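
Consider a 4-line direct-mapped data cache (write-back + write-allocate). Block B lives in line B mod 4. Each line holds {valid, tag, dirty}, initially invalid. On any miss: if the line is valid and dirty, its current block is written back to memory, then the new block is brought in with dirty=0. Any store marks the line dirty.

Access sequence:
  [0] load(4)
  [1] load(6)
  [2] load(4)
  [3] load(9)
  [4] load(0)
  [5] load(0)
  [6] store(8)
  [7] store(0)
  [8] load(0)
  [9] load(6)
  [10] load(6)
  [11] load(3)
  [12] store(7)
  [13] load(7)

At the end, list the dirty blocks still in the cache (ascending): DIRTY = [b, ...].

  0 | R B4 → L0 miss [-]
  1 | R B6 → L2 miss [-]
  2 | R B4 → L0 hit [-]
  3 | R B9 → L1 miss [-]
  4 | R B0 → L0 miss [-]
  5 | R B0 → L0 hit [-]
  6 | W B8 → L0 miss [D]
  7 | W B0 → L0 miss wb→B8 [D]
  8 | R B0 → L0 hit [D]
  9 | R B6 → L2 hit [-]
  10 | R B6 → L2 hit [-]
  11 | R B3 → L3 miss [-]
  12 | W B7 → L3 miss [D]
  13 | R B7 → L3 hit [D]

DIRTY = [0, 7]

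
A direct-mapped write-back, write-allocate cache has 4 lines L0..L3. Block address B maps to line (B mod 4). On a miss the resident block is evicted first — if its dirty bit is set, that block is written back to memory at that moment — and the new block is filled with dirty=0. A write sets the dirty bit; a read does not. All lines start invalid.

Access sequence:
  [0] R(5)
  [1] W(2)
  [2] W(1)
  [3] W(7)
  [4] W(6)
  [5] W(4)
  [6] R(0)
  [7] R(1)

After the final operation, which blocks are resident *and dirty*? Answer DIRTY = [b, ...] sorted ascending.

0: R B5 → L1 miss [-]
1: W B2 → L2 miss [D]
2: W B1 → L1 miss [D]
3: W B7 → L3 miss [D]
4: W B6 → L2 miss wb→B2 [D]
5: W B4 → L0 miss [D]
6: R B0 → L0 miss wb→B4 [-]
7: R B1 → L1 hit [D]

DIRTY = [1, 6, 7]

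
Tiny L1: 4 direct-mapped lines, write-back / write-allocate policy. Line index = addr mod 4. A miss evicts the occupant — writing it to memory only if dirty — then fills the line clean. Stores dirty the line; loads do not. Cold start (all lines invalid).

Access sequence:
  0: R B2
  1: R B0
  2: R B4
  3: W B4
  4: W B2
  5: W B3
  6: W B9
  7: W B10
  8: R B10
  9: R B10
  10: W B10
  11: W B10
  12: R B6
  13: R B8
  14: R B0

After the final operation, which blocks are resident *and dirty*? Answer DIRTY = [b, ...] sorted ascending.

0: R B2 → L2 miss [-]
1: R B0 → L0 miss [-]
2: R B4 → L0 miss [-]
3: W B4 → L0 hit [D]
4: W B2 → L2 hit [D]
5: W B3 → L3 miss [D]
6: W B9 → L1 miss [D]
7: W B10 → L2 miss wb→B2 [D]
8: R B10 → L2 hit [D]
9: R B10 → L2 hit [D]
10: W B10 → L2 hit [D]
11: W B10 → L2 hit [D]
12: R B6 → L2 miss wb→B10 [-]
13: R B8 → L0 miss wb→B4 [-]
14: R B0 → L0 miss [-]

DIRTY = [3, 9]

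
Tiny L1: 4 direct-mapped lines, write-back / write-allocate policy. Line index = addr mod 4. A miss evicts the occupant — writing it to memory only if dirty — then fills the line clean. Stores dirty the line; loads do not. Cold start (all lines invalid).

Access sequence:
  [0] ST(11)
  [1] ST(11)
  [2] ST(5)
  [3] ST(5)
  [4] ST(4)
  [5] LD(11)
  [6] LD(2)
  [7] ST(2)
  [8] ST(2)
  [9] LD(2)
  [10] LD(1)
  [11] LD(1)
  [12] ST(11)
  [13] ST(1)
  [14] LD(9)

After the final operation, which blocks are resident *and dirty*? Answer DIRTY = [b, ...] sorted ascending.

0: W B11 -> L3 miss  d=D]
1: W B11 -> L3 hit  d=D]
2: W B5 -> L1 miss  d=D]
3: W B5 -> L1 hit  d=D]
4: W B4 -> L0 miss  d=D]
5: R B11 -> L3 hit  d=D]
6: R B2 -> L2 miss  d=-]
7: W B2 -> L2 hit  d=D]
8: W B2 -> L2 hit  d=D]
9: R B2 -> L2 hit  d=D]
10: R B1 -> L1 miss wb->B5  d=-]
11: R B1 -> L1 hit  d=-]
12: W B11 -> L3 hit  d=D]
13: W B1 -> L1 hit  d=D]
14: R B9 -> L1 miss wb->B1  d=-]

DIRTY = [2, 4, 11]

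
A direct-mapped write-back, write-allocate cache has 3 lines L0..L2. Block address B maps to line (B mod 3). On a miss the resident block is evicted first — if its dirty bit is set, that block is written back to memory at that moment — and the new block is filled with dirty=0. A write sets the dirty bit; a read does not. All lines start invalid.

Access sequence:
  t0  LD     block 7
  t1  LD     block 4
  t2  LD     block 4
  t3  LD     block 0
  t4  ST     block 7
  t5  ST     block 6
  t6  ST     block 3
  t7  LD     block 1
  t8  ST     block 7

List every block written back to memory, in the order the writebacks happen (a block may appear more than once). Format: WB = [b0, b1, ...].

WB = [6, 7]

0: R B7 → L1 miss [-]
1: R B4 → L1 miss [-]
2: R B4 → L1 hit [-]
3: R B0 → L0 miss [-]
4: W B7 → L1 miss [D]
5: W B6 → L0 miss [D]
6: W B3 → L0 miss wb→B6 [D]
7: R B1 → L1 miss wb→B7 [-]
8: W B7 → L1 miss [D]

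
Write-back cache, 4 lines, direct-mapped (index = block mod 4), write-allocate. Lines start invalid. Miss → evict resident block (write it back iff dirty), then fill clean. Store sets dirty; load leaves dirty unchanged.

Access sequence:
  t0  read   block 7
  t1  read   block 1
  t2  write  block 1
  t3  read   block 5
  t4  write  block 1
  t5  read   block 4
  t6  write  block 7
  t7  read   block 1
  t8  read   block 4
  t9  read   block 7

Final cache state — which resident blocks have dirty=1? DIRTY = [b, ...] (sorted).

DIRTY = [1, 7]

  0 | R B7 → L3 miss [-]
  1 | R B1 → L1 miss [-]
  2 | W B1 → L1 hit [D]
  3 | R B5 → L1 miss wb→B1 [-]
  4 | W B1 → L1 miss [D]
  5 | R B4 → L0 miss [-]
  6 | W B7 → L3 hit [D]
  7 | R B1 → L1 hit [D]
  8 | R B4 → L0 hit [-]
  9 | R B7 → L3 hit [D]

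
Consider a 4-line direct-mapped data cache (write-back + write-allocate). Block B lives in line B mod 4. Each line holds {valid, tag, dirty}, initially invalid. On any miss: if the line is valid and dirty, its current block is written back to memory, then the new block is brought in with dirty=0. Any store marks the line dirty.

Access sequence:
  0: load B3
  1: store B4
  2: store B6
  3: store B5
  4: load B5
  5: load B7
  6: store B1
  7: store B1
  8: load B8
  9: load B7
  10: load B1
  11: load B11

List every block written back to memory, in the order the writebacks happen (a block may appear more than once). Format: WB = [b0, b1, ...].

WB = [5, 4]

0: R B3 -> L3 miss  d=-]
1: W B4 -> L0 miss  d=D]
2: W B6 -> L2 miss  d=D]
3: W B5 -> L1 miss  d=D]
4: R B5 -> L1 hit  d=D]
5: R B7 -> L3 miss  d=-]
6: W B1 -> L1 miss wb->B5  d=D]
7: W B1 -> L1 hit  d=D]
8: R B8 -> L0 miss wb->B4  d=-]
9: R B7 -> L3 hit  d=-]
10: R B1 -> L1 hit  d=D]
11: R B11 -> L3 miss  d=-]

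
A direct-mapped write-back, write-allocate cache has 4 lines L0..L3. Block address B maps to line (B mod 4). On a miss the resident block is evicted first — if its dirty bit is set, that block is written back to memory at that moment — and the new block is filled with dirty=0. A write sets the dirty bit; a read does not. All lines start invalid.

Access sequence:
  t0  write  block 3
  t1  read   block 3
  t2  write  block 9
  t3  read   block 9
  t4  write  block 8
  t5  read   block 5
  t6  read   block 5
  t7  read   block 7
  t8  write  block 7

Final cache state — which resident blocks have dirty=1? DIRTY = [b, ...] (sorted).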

Action item: Extract every line containing the string "sets" from the material.

Expected output:
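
A direct-mapped write-back, write-allocate cache has 4 lines L0..L3. Block address B maps to line (B mod 4). On a miss the resident block is evicted first — if its dirty bit is set, that block is written back to memory at that moment — and the new block is filled with dirty=0. A write sets the dirty bit; a read does not. All lines start invalid.
A direct-mapped write-back, write-allocate cache has 3 lines L0..L2. Block address B maps to line (B mod 3). On a miss the resident block is evicted first — if its dirty bit is set, that block is written back to memory at that moment — and the new block is filled with dirty=0. A write sets the dirty bit; a read does not. All lines start invalid.
Write-back cache, 4 lines, direct-mapped (index = block mod 4), write-allocate. Lines start invalid. Miss → evict resident block (write it back iff dirty), then fill clean. Store sets dirty; load leaves dirty unchanged.
A direct-mapped write-back, write-allocate cache has 4 lines L0..L3. Block address B maps to line (B mod 4). On a miss the resident block is evicted first — if its dirty bit is set, that block is written back to memory at that moment — and the new block is filled with dirty=0. A write sets the dirty bit; a read does not. All lines start invalid.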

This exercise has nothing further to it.